■ Work request
Stop after the line with "3031 mol of"; until then, please copy every line of the records word for word from the first.
===== Records for processing
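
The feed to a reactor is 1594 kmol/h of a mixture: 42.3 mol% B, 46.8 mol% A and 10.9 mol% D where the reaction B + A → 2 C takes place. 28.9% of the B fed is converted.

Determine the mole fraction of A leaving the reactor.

B reacted = 0.289 × 674.3 = 194.9 kmol/h; ν_B = −1, so ξ = 194.9/1 = 194.9 kmol/h.
Outlet amounts (n = n₀ + ν ξ):
  B: 674.3 − 1(194.9) = 479.4
  A: 746 − 1(194.9) = 551.1
  C: 0 + 2(194.9) = 389.7
  D: 173.7 (inert)
Total out = 1594 kmol/h; y_A = 551.1 / 1594 = 0.3458.

0.346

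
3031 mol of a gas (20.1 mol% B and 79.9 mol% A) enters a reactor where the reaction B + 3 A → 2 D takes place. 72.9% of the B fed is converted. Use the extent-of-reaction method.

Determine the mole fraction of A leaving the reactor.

B reacted = 0.729 × 609.2 = 444.1 mol; ν_B = −1, so ξ = 444.1/1 = 444.1 mol.
Outlet amounts (n = n₀ + ν ξ):
  B: 609.2 − 1(444.1) = 165.1
  A: 2422 − 3(444.1) = 1089
  D: 0 + 2(444.1) = 888.3
Total out = 2143 mol; y_A = 1089 / 2143 = 0.5084.

0.508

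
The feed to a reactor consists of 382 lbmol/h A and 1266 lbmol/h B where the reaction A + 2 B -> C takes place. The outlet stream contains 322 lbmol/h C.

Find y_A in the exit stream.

For C: n = n₀ + 1ξ → 322 = 0 + 1ξ, giving ξ = 322 lbmol/h.
Outlet amounts (n = n₀ + ν ξ):
  A: 382 − 1(322) = 60
  B: 1266 − 2(322) = 622
  C: 0 + 1(322) = 322
Total out = 1004 lbmol/h; y_A = 60 / 1004 = 0.05976.

0.0598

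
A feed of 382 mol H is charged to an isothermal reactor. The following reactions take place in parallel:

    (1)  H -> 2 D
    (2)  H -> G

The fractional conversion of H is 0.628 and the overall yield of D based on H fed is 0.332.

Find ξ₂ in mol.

ξ₂ = 176 mol

Yield of D: 2ξ₁ / 382 = 0.332 → ξ₁ = 63.41 mol.
Conversion of H: 1ξ₁ + 1ξ₂ = 0.628 × 382 = 239.9 → ξ₂ = 176.5 mol.
Outlet amounts (n = n₀ + Σ ν·ξ):
  H: 382 − 1(63.41) − 1(176.5) = 142.1
  D: 0 + 2(63.41) = 126.8
  G: 0 + 1(176.5) = 176.5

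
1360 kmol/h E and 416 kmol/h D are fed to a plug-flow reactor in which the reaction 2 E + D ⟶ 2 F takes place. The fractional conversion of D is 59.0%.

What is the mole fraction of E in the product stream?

D reacted = 0.59 × 416 = 245.4 kmol/h; ν_D = −1, so ξ = 245.4/1 = 245.4 kmol/h.
Outlet amounts (n = n₀ + ν ξ):
  E: 1360 − 2(245.4) = 869.1
  D: 416 − 1(245.4) = 170.6
  F: 0 + 2(245.4) = 490.9
Total out = 1531 kmol/h; y_E = 869.1 / 1531 = 0.5678.

0.568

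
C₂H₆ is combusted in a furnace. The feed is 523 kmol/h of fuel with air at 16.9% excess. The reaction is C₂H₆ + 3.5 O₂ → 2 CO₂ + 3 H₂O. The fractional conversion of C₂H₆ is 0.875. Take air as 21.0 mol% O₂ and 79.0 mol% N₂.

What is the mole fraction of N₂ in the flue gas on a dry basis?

Stoichiometric O₂ = 3.5 × 523 = 1830 kmol/h; O₂ fed = 1830 × 1.169 = 2140 kmol/h.
N₂ fed = 2140 × 79/21 = 8050 kmol/h.
Fuel reacted = 0.875 × 523 → ξ = 457.6 kmol/h.
Outlet (n = n₀ + ν ξ):
  C₂H₆: 523 − 1(457.6) = 65.38
  O₂: 2140 − 3.5(457.6) = 538.2
  N₂: 8050 (inert)
  CO₂: 0 + 2(457.6) = 915.2
  H₂O: 0 + 3(457.6) = 1373
Dry total = 9569 kmol/h; y_N₂ (dry) = 8050 / 9569 = 0.8413.

0.841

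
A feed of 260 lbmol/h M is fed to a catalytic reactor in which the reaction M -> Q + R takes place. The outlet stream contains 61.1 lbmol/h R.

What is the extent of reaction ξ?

ξ = 61.1 lbmol/h

For R: n = n₀ + 1ξ → 61.1 = 0 + 1ξ, giving ξ = 61.1 lbmol/h.
Outlet amounts (n = n₀ + ν ξ):
  M: 260 − 1(61.1) = 198.9
  Q: 0 + 1(61.1) = 61.1
  R: 0 + 1(61.1) = 61.1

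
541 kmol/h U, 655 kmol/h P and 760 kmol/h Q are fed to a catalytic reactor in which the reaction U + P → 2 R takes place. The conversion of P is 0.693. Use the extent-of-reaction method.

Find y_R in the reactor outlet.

P reacted = 0.693 × 655 = 453.9 kmol/h; ν_P = −1, so ξ = 453.9/1 = 453.9 kmol/h.
Outlet amounts (n = n₀ + ν ξ):
  U: 541 − 1(453.9) = 87.09
  P: 655 − 1(453.9) = 201.1
  R: 0 + 2(453.9) = 907.8
  Q: 760 (inert)
Total out = 1956 kmol/h; y_R = 907.8 / 1956 = 0.4641.

0.464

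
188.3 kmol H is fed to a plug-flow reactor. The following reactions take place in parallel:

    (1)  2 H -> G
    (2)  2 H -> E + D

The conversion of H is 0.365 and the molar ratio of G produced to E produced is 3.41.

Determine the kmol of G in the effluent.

Conversion of H: H consumed = 0.365 × 188.3 = 68.73 kmol = 2ξ₁ + 2ξ₂.
Selectivity: 1ξ₁ / (1ξ₂) = 3.41 → ξ₁ = 3.41 ξ₂.
Substitute: (2·3.41 + 2) ξ₂ = 68.73 → ξ₂ = 7.792 kmol, ξ₁ = 26.57 kmol.
Outlet amounts (n = n₀ + Σ ν·ξ):
  H: 188.3 − 2(26.57) − 2(7.792) = 119.6
  G: 0 + 1(26.57) = 26.57
  E: 0 + 1(7.792) = 7.792
  D: 0 + 1(7.792) = 7.792

26.6 kmol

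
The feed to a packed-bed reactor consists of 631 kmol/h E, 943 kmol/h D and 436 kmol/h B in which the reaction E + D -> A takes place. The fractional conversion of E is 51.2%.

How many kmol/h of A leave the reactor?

323 kmol/h

E reacted = 0.512 × 631 = 323.1 kmol/h; ν_E = −1, so ξ = 323.1/1 = 323.1 kmol/h.
Outlet amounts (n = n₀ + ν ξ):
  E: 631 − 1(323.1) = 307.9
  D: 943 − 1(323.1) = 619.9
  A: 0 + 1(323.1) = 323.1
  B: 436 (inert)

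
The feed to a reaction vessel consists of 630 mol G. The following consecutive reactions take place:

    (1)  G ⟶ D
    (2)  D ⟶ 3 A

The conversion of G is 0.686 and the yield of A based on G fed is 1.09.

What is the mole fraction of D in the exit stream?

Conversion of G: G consumed = 1ξ₁ = 0.686 × 630 → ξ₁ = 432.2 mol.
Yield of A: 3ξ₂ / 630 = 1.09 → ξ₂ = 228.9 mol.
Outlet amounts (n = n₀ + Σ ν·ξ):
  G: 630 − 1(432.2) = 197.8
  D: 0 + 1(432.2) − 1(228.9) = 203.3
  A: 0 + 3(228.9) = 686.7
Total out = 1088 mol; y_D = 203.3 / 1088 = 0.1869.

0.187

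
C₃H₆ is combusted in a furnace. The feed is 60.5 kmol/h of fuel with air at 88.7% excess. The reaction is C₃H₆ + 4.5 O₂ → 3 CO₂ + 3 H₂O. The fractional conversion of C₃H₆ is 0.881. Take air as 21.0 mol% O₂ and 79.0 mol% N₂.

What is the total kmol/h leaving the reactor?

2530 kmol/h

Stoichiometric O₂ = 4.5 × 60.5 = 272.2 kmol/h; O₂ fed = 272.2 × 1.887 = 513.7 kmol/h.
N₂ fed = 513.7 × 79/21 = 1933 kmol/h.
Fuel reacted = 0.881 × 60.5 → ξ = 53.3 kmol/h.
Outlet (n = n₀ + ν ξ):
  C₃H₆: 60.5 − 1(53.3) = 7.2
  O₂: 513.7 − 4.5(53.3) = 273.9
  N₂: 1933 (inert)
  CO₂: 0 + 3(53.3) = 159.9
  H₂O: 0 + 3(53.3) = 159.9
Total out = 7.2 + 273.9 + 1933 + 159.9 + 159.9 = 2534 kmol/h.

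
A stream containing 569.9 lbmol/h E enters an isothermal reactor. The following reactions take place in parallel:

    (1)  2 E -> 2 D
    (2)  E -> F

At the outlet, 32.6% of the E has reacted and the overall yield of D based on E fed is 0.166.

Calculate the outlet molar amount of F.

Yield of D: 2ξ₁ / 569.9 = 0.166 → ξ₁ = 47.3 lbmol/h.
Conversion of E: 2ξ₁ + 1ξ₂ = 0.326 × 569.9 = 185.8 → ξ₂ = 91.18 lbmol/h.
Outlet amounts (n = n₀ + Σ ν·ξ):
  E: 569.9 − 2(47.3) − 1(91.18) = 384.1
  D: 0 + 2(47.3) = 94.6
  F: 0 + 1(91.18) = 91.18

91.2 lbmol/h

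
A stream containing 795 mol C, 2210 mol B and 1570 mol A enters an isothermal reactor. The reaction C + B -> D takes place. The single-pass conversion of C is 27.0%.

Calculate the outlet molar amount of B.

C reacted = 0.27 × 795 = 214.7 mol; ν_C = −1, so ξ = 214.7/1 = 214.7 mol.
Outlet amounts (n = n₀ + ν ξ):
  C: 795 − 1(214.7) = 580.4
  B: 2210 − 1(214.7) = 1995
  D: 0 + 1(214.7) = 214.7
  A: 1570 (inert)

2000 mol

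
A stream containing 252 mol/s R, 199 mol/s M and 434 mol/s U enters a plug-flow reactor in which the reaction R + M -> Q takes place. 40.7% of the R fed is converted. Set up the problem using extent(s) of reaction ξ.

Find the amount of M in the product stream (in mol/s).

R reacted = 0.407 × 252 = 102.6 mol/s; ν_R = −1, so ξ = 102.6/1 = 102.6 mol/s.
Outlet amounts (n = n₀ + ν ξ):
  R: 252 − 1(102.6) = 149.4
  M: 199 − 1(102.6) = 96.44
  Q: 0 + 1(102.6) = 102.6
  U: 434 (inert)

96.4 mol/s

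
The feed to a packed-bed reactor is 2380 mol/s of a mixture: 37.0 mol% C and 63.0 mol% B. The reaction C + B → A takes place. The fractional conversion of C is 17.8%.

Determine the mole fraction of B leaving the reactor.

C reacted = 0.178 × 880.6 = 156.7 mol/s; ν_C = −1, so ξ = 156.7/1 = 156.7 mol/s.
Outlet amounts (n = n₀ + ν ξ):
  C: 880.6 − 1(156.7) = 723.9
  B: 1499 − 1(156.7) = 1343
  A: 0 + 1(156.7) = 156.7
Total out = 2223 mol/s; y_B = 1343 / 2223 = 0.6039.

0.604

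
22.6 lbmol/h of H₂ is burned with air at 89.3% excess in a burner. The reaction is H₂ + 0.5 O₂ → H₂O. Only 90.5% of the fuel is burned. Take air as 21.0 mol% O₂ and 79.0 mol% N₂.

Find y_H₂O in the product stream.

0.179

Stoichiometric O₂ = 0.5 × 22.6 = 11.3 lbmol/h; O₂ fed = 11.3 × 1.893 = 21.39 lbmol/h.
N₂ fed = 21.39 × 79/21 = 80.47 lbmol/h.
Fuel reacted = 0.905 × 22.6 → ξ = 20.45 lbmol/h.
Outlet (n = n₀ + ν ξ):
  H₂: 22.6 − 1(20.45) = 2.147
  O₂: 21.39 − 0.5(20.45) = 11.16
  N₂: 80.47 (inert)
  H₂O: 0 + 1(20.45) = 20.45
Total out = 114.2 lbmol/h; y_H₂O = 20.45 / 114.2 = 0.179.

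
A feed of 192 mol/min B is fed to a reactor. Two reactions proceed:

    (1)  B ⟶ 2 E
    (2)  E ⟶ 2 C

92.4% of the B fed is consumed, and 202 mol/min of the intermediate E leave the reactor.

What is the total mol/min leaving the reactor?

522 mol/min

Conversion of B: B consumed = 1ξ₁ = 0.924 × 192 → ξ₁ = 177.4 mol/min.
E balance: n_E = 0 + 2ξ₁ − 1ξ₂ = 202 → ξ₂ = (2·177.4 − 202)/1 = 152.8 mol/min.
Outlet amounts (n = n₀ + Σ ν·ξ):
  B: 192 − 1(177.4) = 14.59
  E: 0 + 2(177.4) − 1(152.8) = 202
  C: 0 + 2(152.8) = 305.6
Total out = 14.59 + 202 + 305.6 = 522.2 mol/min.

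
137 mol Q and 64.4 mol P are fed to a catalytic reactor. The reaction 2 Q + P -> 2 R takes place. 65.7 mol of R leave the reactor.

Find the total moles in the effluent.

For R: n = n₀ + 2ξ → 65.7 = 0 + 2ξ, giving ξ = 32.85 mol.
Outlet amounts (n = n₀ + ν ξ):
  Q: 137 − 2(32.85) = 71.3
  P: 64.4 − 1(32.85) = 31.55
  R: 0 + 2(32.85) = 65.7
Total out = 71.3 + 31.55 + 65.7 = 168.6 mol.

169 mol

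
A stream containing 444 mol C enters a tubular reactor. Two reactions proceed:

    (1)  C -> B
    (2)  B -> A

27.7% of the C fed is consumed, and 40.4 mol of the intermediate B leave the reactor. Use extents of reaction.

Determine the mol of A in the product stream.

82.6 mol

Conversion of C: C consumed = 1ξ₁ = 0.277 × 444 → ξ₁ = 123 mol.
B balance: n_B = 0 + 1ξ₁ − 1ξ₂ = 40.4 → ξ₂ = (1·123 − 40.4)/1 = 82.59 mol.
Outlet amounts (n = n₀ + Σ ν·ξ):
  C: 444 − 1(123) = 321
  B: 0 + 1(123) − 1(82.59) = 40.4
  A: 0 + 1(82.59) = 82.59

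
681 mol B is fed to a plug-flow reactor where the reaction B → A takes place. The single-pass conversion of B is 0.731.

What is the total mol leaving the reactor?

681 mol

B reacted = 0.731 × 681 = 497.8 mol; ν_B = −1, so ξ = 497.8/1 = 497.8 mol.
Outlet amounts (n = n₀ + ν ξ):
  B: 681 − 1(497.8) = 183.2
  A: 0 + 1(497.8) = 497.8
Total out = 183.2 + 497.8 = 681 mol.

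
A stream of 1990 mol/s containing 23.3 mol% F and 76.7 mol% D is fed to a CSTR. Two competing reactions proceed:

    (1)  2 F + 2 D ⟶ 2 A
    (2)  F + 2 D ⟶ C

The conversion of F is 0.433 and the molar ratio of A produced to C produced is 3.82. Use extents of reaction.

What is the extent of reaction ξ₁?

ξ₁ = 79.6 mol/s

Conversion of F: F consumed = 0.433 × 463.7 = 200.8 mol/s = 2ξ₁ + 1ξ₂.
Selectivity: 2ξ₁ / (1ξ₂) = 3.82 → ξ₁ = 1.91 ξ₂.
Substitute: (2·1.91 + 1) ξ₂ = 200.8 → ξ₂ = 41.65 mol/s, ξ₁ = 79.56 mol/s.
Outlet amounts (n = n₀ + Σ ν·ξ):
  F: 463.7 − 2(79.56) − 1(41.65) = 262.9
  D: 1526 − 2(79.56) − 2(41.65) = 1284
  A: 0 + 2(79.56) = 159.1
  C: 0 + 1(41.65) = 41.65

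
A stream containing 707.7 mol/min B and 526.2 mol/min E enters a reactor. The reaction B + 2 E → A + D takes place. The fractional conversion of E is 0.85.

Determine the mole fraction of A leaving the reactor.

E reacted = 0.85 × 526.2 = 447.3 mol/min; ν_E = −2, so ξ = 447.3/2 = 223.6 mol/min.
Outlet amounts (n = n₀ + ν ξ):
  B: 707.7 − 1(223.6) = 484.1
  E: 526.2 − 2(223.6) = 78.93
  A: 0 + 1(223.6) = 223.6
  D: 0 + 1(223.6) = 223.6
Total out = 1010 mol/min; y_A = 223.6 / 1010 = 0.2214.

0.221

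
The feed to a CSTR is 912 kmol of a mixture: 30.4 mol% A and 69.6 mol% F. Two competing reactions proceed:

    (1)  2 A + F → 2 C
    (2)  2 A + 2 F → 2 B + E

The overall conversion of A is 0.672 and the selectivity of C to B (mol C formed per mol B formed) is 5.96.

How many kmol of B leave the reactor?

26.8 kmol

Conversion of A: A consumed = 0.672 × 277.2 = 186.3 kmol = 2ξ₁ + 2ξ₂.
Selectivity: 2ξ₁ / (2ξ₂) = 5.96 → ξ₁ = 5.96 ξ₂.
Substitute: (2·5.96 + 2) ξ₂ = 186.3 → ξ₂ = 13.38 kmol, ξ₁ = 79.77 kmol.
Outlet amounts (n = n₀ + Σ ν·ξ):
  A: 277.2 − 2(79.77) − 2(13.38) = 90.94
  F: 634.8 − 1(79.77) − 2(13.38) = 528.2
  C: 0 + 2(79.77) = 159.5
  B: 0 + 2(13.38) = 26.77
  E: 0 + 1(13.38) = 13.38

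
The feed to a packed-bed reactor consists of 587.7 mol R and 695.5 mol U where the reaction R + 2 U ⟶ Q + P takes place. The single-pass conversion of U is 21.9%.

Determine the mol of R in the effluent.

512 mol

U reacted = 0.219 × 695.5 = 152.3 mol; ν_U = −2, so ξ = 152.3/2 = 76.16 mol.
Outlet amounts (n = n₀ + ν ξ):
  R: 587.7 − 1(76.16) = 511.5
  U: 695.5 − 2(76.16) = 543.2
  Q: 0 + 1(76.16) = 76.16
  P: 0 + 1(76.16) = 76.16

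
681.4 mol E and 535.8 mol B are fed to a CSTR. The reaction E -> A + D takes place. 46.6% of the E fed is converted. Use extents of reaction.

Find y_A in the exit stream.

E reacted = 0.466 × 681.4 = 317.5 mol; ν_E = −1, so ξ = 317.5/1 = 317.5 mol.
Outlet amounts (n = n₀ + ν ξ):
  E: 681.4 − 1(317.5) = 363.9
  A: 0 + 1(317.5) = 317.5
  D: 0 + 1(317.5) = 317.5
  B: 535.8 (inert)
Total out = 1535 mol; y_A = 317.5 / 1535 = 0.2069.

0.207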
==========
■ Task response
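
The feed to a reactor is 1594 kmol/h of a mixture: 42.3 mol% B, 46.8 mol% A and 10.9 mol% D where the reaction B + A → 2 C takes place. 28.9% of the B fed is converted.

Determine the mole fraction of A leaving the reactor.

B reacted = 0.289 × 674.3 = 194.9 kmol/h; ν_B = −1, so ξ = 194.9/1 = 194.9 kmol/h.
Outlet amounts (n = n₀ + ν ξ):
  B: 674.3 − 1(194.9) = 479.4
  A: 746 − 1(194.9) = 551.1
  C: 0 + 2(194.9) = 389.7
  D: 173.7 (inert)
Total out = 1594 kmol/h; y_A = 551.1 / 1594 = 0.3458.

0.346

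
3031 mol of a gas (20.1 mol% B and 79.9 mol% A) enters a reactor where the reaction B + 3 A → 2 D takes place. 72.9% of the B fed is converted. Use the extent-of-reaction method.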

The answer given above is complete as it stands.